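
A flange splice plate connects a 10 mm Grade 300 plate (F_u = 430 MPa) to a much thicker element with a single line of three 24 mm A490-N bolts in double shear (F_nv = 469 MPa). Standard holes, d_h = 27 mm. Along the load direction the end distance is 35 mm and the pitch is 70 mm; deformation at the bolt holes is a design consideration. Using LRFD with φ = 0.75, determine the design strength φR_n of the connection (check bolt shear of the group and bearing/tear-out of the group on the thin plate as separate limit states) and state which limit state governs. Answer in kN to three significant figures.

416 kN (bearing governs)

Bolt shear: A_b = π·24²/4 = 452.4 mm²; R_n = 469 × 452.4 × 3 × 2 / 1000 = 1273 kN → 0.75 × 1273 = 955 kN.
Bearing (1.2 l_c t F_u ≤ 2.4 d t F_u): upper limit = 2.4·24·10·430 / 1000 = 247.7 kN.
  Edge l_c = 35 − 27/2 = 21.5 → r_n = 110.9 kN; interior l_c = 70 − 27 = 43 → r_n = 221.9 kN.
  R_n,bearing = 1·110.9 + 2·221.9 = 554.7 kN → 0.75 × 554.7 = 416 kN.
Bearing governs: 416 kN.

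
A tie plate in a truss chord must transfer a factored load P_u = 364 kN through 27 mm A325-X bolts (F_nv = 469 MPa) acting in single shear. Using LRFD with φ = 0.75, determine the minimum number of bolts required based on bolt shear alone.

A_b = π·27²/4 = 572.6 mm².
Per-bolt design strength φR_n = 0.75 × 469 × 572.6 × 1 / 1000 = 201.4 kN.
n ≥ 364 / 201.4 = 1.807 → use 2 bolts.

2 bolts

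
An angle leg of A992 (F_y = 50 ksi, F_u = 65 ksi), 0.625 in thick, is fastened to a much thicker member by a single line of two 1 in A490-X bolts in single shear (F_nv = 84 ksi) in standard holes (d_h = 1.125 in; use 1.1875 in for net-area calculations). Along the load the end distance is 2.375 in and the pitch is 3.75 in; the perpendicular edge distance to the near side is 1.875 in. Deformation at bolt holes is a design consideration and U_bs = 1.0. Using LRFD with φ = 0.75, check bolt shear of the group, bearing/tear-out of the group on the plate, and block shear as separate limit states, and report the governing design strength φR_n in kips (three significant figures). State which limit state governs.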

^^^^^^^^

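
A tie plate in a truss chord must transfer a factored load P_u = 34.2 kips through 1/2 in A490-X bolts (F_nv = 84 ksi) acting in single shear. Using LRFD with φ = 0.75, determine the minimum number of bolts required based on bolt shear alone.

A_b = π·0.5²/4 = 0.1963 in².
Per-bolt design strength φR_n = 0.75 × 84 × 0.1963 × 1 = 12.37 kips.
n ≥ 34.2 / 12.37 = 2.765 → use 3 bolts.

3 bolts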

^^^^^^^^

PROBLEM STATEMENT: Find where the line with "364 kN through" sits in the material above, then copy exactly from it through the line with "An angle leg". Add no other line.

SOLUTION:
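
A tie plate in a truss chord must transfer a factored load P_u = 364 kN through 27 mm A325-X bolts (F_nv = 469 MPa) acting in single shear. Using LRFD with φ = 0.75, determine the minimum number of bolts required based on bolt shear alone.

A_b = π·27²/4 = 572.6 mm².
Per-bolt design strength φR_n = 0.75 × 469 × 572.6 × 1 / 1000 = 201.4 kN.
n ≥ 364 / 201.4 = 1.807 → use 2 bolts.

2 bolts

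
An angle leg of A992 (F_y = 50 ksi, F_u = 65 ksi), 0.625 in thick, is fastened to a much thicker member by a single line of two 1 in A490-X bolts in single shear (F_nv = 84 ksi) in standard holes (d_h = 1.125 in; use 1.1875 in for net-area calculations). Along the load the end distance is 2.375 in and the pitch is 3.75 in; the perpendicular edge distance to the near side is 1.875 in. Deformation at bolt holes is a design consideration and U_bs = 1.0. Using LRFD with φ = 0.75, check bolt shear of the group, bearing/tear-out of the group on the plate, and block shear as separate limit states, and report the governing design strength φR_n in kips (three significant figures). State which limit state governs.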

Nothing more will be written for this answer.